__Problem description__. Below are the records. Restate word for word every line from the one that contains "Distance(A, S) = 45.3" through the final line, both included.

__Source data__.
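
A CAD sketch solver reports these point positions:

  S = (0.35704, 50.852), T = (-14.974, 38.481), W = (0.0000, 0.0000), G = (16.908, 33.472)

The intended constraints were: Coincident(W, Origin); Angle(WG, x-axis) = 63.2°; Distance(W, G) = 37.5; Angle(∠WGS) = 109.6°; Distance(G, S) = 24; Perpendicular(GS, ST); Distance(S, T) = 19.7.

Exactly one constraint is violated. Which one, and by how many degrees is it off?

Perpendicular(GS, ST) — off by 4.70°.

W = (0.00, 0.00) ✓; WG at 63.20° ✓; |WG| = 37.50 ✓; ∠WGS = 109.6° ✓; |GS| = 24.00 ✓; ∠(GS, ST) = 85.30° ✗; |ST| = 19.70 ✓.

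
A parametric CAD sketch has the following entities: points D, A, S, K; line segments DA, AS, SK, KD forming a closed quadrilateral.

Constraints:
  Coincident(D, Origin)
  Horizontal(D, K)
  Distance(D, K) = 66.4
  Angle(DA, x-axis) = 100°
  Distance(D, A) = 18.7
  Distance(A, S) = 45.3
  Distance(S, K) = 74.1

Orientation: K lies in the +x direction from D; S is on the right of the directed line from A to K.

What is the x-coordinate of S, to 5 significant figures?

-2.6526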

__Written answer__.
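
  Distance(A, S) = 45.3
  Distance(S, K) = 74.1

Orientation: K lies in the +x direction from D; S is on the right of the directed line from A to K.

What is the x-coordinate of S, to 5 significant figures?

-2.6526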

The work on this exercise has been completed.